## [Problem description]
In the entries below, how many lines contain the string "What"? Give the number by itself.

## [Dataset entries]
= Beginning of Section =

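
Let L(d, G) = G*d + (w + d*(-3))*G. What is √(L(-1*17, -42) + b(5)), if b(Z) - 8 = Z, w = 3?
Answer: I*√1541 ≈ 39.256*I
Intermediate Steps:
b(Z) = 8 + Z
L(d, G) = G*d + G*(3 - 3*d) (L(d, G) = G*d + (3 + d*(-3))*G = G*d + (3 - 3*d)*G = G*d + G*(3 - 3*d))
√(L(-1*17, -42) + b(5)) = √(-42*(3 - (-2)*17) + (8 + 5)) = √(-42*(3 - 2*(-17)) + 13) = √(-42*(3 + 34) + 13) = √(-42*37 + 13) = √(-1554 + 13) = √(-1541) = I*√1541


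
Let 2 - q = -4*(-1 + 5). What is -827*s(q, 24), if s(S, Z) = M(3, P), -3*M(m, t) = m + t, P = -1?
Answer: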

= End of Section =
= Beginning of Section =

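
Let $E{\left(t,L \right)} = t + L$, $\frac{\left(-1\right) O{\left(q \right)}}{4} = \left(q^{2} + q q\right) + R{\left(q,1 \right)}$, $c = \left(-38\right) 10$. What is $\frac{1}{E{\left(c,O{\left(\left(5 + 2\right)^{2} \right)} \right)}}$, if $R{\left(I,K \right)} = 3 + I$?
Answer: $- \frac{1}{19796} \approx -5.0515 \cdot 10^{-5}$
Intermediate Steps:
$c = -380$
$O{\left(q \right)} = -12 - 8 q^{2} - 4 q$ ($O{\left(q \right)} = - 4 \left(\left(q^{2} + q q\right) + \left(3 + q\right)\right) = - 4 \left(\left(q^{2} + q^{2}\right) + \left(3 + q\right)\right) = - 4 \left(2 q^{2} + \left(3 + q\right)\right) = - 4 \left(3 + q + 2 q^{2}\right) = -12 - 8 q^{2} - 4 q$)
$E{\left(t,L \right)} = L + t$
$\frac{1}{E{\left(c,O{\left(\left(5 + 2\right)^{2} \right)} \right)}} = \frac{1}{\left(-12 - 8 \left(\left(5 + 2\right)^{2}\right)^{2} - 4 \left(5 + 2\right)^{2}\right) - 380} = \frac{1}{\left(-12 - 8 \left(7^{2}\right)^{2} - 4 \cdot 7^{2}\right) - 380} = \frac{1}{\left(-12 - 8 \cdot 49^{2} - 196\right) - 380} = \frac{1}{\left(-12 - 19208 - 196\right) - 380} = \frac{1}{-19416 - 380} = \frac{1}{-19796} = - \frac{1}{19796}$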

= End of Section =

## [Reply to the task]
3